Please start at the first line of the records beneath and quote each line exactly, ending with the line containing "P = [25/4 1; 1 1/4]".

- Saved entries
++++++

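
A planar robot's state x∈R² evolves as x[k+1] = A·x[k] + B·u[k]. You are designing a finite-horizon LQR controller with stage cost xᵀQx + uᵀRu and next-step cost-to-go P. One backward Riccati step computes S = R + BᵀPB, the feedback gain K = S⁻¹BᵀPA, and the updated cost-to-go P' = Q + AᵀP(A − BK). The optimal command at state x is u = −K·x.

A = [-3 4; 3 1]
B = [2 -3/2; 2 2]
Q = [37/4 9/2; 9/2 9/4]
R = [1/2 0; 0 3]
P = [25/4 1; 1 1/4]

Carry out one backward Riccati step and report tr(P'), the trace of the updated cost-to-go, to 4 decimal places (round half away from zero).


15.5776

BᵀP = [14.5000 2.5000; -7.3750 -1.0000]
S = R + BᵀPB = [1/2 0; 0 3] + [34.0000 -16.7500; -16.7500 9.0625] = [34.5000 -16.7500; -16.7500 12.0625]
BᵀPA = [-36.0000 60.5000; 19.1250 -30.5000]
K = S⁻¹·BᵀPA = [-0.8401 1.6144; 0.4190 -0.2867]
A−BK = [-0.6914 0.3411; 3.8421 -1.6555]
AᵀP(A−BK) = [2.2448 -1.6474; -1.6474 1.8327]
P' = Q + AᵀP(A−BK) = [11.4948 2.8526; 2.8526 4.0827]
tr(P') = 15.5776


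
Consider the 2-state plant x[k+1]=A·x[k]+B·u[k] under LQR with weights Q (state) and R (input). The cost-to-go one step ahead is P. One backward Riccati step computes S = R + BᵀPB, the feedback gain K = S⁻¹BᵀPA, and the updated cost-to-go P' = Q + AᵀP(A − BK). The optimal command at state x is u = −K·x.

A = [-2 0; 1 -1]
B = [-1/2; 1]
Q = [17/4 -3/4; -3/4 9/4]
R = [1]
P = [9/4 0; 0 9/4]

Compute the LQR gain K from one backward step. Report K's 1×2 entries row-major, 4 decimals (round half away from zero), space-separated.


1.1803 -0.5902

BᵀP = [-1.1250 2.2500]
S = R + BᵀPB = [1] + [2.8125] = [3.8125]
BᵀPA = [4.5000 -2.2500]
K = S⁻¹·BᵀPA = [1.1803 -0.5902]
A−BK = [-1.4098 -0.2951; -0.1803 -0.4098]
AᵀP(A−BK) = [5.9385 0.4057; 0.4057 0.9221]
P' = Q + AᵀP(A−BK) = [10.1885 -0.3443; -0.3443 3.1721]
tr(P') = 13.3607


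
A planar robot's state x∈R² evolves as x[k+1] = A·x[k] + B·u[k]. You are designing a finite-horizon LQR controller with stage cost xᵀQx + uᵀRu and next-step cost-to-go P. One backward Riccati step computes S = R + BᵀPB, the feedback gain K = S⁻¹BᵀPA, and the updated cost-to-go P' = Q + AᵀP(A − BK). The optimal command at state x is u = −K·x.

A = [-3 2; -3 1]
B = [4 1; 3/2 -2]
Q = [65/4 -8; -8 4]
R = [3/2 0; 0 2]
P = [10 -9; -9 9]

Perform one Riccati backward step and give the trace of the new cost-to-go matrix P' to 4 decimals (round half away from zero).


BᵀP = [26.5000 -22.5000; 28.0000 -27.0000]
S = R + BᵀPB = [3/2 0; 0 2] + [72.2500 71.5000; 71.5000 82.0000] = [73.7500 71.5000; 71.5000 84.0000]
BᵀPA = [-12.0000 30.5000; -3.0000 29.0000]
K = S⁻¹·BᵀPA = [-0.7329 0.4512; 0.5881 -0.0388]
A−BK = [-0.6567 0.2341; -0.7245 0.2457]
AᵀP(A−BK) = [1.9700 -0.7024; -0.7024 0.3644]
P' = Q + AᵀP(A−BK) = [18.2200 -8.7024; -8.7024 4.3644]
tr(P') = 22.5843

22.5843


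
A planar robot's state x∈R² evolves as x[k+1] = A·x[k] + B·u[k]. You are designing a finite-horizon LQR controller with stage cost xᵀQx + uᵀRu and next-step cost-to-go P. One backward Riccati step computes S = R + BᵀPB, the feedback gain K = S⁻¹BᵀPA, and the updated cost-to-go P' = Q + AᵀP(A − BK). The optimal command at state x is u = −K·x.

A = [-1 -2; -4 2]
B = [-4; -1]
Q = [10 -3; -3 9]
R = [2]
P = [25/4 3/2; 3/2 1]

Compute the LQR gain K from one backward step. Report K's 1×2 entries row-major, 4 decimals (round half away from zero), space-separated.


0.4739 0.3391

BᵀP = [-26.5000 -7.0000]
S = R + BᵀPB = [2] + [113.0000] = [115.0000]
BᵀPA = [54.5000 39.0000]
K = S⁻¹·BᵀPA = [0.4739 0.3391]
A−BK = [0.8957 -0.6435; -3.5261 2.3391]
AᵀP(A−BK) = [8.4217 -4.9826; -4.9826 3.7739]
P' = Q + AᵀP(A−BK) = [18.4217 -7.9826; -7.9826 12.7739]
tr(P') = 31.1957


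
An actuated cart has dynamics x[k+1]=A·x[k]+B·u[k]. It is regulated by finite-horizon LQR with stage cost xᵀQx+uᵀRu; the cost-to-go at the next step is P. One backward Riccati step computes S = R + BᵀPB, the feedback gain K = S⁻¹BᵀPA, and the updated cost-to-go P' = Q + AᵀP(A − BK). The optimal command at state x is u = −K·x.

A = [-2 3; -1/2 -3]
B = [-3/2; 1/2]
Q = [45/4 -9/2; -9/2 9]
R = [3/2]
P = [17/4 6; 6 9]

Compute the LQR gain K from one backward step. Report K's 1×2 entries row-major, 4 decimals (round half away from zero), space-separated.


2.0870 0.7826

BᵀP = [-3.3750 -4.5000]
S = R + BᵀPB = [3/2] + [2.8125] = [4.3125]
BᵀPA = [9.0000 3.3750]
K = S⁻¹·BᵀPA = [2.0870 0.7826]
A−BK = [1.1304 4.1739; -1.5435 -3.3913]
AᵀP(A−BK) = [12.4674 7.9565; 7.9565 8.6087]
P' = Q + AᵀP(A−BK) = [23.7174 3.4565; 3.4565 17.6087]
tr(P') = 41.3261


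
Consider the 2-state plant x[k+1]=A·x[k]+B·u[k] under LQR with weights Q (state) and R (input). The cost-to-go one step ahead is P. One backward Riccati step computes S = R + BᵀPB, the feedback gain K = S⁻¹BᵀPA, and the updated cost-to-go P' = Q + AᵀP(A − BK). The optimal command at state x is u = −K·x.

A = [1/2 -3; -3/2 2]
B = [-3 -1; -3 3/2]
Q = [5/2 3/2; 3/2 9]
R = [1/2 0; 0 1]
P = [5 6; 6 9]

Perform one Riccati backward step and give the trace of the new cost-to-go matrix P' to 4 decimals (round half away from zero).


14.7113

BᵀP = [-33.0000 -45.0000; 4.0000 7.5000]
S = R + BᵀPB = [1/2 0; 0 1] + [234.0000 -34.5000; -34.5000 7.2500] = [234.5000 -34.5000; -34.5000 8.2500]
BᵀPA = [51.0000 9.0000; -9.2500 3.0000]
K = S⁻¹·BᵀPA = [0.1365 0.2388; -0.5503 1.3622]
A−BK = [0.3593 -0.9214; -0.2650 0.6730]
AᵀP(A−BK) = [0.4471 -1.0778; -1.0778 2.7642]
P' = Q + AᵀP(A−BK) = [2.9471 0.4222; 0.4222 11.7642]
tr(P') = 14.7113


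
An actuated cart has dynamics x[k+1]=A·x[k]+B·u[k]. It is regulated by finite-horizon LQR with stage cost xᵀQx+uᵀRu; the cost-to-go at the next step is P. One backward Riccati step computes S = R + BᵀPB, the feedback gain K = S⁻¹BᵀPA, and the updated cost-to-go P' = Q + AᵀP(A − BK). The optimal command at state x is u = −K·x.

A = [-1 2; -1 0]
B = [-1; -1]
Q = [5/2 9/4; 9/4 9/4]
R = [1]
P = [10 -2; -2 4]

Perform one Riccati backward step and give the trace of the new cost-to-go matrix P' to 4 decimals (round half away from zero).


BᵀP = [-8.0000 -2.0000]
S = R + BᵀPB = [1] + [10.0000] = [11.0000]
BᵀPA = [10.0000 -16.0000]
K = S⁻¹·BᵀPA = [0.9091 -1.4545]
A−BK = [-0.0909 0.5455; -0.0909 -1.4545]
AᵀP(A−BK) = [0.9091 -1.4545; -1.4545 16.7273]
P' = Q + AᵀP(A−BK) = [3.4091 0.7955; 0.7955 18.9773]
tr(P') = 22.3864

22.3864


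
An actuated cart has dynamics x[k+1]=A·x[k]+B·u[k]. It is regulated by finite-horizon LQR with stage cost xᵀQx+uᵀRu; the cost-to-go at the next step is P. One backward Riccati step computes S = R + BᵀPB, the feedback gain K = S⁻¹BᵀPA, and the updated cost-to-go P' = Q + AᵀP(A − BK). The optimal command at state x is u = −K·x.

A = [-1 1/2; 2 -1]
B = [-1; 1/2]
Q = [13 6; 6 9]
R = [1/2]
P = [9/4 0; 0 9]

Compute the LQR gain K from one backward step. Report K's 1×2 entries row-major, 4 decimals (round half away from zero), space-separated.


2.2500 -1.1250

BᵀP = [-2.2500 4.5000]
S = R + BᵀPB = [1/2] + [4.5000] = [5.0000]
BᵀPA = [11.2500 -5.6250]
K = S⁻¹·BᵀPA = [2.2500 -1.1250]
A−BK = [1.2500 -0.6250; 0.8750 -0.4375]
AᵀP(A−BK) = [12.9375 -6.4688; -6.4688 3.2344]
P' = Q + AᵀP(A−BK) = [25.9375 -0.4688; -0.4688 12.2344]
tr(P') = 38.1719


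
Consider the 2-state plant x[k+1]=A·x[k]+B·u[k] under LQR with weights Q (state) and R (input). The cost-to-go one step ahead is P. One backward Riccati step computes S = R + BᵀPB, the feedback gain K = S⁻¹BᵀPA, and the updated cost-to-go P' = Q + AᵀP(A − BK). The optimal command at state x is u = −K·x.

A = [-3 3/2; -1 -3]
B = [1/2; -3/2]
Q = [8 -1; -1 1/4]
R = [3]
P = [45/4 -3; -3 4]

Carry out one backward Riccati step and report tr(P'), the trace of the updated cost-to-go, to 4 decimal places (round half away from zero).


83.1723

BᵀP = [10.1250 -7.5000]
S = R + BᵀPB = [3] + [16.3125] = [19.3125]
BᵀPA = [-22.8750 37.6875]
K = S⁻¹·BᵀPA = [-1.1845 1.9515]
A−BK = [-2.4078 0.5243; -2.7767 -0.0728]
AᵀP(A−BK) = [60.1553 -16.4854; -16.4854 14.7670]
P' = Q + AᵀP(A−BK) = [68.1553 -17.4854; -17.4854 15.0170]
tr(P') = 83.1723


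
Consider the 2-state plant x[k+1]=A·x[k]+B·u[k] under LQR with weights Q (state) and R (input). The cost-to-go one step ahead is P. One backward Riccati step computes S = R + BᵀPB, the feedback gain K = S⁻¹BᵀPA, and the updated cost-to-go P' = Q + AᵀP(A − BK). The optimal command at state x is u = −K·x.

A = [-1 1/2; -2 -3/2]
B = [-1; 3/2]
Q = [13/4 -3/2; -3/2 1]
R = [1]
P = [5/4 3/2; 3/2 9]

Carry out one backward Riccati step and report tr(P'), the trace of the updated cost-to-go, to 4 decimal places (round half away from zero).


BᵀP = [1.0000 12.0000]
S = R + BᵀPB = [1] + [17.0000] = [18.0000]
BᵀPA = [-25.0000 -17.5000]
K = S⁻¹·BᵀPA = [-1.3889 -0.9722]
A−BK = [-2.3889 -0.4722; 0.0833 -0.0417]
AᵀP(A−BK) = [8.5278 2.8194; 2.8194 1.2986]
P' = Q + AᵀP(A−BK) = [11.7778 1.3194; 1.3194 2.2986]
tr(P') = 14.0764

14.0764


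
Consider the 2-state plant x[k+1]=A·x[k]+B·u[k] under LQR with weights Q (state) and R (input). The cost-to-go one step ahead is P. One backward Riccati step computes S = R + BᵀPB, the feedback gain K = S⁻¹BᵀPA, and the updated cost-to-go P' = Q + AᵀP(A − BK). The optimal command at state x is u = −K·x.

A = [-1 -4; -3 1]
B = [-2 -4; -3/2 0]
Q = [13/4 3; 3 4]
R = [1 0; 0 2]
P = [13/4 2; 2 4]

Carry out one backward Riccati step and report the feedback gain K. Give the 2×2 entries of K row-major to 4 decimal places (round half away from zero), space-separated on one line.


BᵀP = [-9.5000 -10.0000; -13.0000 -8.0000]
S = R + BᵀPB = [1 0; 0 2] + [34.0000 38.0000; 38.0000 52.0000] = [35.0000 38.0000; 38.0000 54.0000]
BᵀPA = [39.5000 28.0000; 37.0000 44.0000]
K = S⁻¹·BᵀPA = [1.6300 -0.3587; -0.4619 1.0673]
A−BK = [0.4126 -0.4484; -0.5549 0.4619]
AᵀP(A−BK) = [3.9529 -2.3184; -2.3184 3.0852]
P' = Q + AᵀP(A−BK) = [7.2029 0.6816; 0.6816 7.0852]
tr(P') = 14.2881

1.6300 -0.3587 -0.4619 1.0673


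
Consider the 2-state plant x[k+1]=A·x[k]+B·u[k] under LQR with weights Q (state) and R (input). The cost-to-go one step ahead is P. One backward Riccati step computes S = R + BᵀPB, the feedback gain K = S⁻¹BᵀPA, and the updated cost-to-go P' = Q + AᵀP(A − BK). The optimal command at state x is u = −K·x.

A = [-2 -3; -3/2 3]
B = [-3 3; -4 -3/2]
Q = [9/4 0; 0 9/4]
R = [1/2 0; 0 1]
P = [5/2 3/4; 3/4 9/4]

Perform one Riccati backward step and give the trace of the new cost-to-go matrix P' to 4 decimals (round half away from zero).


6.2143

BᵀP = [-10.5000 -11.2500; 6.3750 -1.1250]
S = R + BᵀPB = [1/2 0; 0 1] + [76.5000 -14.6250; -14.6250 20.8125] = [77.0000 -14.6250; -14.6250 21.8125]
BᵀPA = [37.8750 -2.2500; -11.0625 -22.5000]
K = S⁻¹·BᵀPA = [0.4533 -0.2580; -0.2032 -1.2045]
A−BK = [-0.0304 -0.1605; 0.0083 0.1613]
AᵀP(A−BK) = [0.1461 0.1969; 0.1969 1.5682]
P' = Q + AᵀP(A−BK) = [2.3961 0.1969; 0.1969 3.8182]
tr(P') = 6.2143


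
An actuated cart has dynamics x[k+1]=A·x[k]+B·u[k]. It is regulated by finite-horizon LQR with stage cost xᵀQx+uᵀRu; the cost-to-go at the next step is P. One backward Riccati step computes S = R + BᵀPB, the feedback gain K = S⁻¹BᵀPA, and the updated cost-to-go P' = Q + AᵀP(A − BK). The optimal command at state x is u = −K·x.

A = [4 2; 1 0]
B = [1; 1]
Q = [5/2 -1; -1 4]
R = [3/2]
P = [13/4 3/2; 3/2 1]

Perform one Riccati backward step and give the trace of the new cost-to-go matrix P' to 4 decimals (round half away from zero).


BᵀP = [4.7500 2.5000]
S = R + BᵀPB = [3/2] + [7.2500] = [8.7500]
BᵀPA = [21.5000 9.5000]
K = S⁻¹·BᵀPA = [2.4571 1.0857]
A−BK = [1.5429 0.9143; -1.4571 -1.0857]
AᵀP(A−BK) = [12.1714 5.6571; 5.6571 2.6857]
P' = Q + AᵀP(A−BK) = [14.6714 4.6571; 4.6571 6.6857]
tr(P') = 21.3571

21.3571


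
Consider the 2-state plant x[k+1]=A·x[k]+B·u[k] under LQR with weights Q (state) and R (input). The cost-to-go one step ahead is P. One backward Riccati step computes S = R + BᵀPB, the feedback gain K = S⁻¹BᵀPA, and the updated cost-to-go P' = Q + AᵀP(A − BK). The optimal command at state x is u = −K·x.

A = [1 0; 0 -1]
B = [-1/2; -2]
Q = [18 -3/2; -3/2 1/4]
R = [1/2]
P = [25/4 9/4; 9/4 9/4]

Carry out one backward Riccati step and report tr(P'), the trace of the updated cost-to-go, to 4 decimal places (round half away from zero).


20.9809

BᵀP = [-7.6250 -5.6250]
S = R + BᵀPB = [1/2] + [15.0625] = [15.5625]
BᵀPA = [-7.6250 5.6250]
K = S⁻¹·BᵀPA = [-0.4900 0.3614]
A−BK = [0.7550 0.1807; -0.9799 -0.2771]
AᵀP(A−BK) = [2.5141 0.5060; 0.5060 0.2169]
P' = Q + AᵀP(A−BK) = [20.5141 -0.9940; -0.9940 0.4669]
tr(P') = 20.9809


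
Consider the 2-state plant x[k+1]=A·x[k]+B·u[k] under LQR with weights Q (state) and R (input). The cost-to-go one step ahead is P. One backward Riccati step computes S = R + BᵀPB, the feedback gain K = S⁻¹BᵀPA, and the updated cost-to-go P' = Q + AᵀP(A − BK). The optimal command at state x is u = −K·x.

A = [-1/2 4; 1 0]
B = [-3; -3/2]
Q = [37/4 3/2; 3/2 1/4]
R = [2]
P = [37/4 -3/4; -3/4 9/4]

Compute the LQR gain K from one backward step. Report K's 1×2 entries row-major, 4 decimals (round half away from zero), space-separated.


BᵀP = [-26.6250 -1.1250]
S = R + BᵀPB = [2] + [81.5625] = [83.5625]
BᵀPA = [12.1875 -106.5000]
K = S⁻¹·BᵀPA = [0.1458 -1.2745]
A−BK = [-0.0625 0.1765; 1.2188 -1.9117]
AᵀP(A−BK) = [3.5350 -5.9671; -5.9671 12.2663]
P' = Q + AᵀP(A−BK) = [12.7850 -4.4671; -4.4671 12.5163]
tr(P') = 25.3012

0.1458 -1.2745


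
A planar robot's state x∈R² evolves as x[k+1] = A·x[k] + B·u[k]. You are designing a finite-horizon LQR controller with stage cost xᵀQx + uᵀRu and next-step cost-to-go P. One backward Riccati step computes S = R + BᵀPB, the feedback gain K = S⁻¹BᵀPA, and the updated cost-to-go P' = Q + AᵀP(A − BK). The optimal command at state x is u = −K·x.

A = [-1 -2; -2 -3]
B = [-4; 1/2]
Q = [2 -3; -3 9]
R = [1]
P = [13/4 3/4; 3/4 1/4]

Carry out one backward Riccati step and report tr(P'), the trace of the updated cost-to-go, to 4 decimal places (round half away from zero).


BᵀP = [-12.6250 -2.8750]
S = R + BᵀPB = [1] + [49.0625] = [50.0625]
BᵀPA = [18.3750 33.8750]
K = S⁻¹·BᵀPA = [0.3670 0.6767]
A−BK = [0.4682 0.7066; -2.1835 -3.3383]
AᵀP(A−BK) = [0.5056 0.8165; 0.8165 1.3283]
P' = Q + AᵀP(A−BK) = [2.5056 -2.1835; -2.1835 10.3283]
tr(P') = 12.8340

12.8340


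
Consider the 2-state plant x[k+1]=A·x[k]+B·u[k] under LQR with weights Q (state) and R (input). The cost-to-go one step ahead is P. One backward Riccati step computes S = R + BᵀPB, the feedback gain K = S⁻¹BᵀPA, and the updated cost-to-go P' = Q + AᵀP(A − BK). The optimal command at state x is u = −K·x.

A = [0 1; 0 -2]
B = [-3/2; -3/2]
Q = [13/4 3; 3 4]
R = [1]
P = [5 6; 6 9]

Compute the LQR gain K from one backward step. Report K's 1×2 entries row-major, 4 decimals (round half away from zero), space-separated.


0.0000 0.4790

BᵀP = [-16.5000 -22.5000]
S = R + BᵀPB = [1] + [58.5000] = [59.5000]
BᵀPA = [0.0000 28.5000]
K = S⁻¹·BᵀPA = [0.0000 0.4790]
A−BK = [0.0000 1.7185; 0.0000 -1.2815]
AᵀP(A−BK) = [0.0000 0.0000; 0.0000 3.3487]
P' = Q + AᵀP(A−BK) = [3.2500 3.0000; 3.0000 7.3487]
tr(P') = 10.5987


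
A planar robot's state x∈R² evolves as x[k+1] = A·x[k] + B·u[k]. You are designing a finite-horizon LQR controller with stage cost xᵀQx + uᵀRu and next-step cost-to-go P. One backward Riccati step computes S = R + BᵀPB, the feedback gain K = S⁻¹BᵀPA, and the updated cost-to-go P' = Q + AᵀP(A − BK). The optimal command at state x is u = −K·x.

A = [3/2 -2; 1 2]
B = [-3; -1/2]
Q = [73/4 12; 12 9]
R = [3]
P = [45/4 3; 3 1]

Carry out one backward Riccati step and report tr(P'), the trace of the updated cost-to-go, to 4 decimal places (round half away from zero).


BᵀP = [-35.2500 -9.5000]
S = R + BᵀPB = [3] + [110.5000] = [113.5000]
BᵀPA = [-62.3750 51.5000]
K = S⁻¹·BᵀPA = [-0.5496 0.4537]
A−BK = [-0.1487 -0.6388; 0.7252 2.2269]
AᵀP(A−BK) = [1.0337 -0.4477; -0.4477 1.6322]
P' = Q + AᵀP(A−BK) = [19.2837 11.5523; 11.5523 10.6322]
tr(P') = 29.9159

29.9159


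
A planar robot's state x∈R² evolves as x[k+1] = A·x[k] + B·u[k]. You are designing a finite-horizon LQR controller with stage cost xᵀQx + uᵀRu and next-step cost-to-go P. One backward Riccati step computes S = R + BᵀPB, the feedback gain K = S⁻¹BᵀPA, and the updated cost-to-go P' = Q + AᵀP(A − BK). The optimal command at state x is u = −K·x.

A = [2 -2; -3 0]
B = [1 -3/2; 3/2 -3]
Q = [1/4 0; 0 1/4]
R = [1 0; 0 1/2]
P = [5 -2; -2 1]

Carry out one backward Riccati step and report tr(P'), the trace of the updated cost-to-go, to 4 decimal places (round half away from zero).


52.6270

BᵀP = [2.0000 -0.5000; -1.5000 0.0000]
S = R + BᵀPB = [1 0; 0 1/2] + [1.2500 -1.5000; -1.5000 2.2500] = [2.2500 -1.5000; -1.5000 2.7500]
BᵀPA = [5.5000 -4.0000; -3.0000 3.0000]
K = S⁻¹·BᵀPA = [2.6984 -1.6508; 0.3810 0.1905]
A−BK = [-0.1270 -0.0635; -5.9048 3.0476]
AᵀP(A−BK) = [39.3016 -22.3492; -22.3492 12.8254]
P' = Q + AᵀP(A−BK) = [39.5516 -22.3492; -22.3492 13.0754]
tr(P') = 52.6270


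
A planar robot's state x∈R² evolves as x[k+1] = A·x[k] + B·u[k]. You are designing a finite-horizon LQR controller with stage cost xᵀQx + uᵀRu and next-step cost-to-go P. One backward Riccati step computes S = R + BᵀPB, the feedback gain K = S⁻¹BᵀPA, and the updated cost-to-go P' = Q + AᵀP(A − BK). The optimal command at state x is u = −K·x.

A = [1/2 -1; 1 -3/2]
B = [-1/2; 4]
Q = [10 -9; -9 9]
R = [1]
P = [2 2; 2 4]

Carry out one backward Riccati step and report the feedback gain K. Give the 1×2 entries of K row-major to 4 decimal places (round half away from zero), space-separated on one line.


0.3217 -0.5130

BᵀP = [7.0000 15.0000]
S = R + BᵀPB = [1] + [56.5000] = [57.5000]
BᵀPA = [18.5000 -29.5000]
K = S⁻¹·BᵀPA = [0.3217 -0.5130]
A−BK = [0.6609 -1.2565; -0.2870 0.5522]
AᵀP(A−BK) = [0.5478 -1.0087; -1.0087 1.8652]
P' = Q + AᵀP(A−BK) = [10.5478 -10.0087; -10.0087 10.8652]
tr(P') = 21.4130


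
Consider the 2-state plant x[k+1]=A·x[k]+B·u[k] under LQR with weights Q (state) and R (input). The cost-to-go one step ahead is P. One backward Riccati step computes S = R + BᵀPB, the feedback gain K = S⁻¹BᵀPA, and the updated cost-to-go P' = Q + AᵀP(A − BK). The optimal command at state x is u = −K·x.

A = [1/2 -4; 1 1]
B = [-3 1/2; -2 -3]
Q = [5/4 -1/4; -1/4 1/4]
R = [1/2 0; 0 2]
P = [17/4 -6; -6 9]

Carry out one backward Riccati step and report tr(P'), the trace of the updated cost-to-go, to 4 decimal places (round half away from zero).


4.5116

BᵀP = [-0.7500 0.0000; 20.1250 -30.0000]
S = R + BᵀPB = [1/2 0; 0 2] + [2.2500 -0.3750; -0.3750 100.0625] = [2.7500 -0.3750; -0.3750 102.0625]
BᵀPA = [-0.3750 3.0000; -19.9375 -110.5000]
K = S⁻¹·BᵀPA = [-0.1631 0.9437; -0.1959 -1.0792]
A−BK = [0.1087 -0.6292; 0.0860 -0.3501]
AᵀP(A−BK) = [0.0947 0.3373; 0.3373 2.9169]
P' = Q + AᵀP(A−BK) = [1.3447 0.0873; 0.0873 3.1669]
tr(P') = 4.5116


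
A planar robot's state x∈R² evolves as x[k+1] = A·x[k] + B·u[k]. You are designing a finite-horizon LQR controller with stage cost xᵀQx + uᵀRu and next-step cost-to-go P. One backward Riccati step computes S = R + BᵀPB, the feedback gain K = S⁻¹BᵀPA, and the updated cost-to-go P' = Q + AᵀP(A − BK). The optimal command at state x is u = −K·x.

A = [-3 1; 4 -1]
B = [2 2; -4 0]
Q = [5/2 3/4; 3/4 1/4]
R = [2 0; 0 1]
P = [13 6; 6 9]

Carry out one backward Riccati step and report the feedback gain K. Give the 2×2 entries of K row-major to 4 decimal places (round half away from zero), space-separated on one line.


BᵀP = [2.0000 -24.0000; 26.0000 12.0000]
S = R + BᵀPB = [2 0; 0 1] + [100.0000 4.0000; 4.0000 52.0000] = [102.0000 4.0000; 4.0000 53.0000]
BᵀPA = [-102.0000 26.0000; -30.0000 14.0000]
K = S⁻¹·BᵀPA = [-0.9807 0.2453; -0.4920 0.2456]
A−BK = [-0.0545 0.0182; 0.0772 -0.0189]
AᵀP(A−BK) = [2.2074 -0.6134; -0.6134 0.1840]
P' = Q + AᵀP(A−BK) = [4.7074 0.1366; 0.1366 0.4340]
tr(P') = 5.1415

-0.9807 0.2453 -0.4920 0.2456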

++++++

- EXERCISE RESULT
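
A planar robot's state x∈R² evolves as x[k+1] = A·x[k] + B·u[k]. You are designing a finite-horizon LQR controller with stage cost xᵀQx + uᵀRu and next-step cost-to-go P. One backward Riccati step computes S = R + BᵀPB, the feedback gain K = S⁻¹BᵀPA, and the updated cost-to-go P' = Q + AᵀP(A − BK). The optimal command at state x is u = −K·x.

A = [-3 4; 3 1]
B = [2 -3/2; 2 2]
Q = [37/4 9/2; 9/2 9/4]
R = [1/2 0; 0 3]
P = [25/4 1; 1 1/4]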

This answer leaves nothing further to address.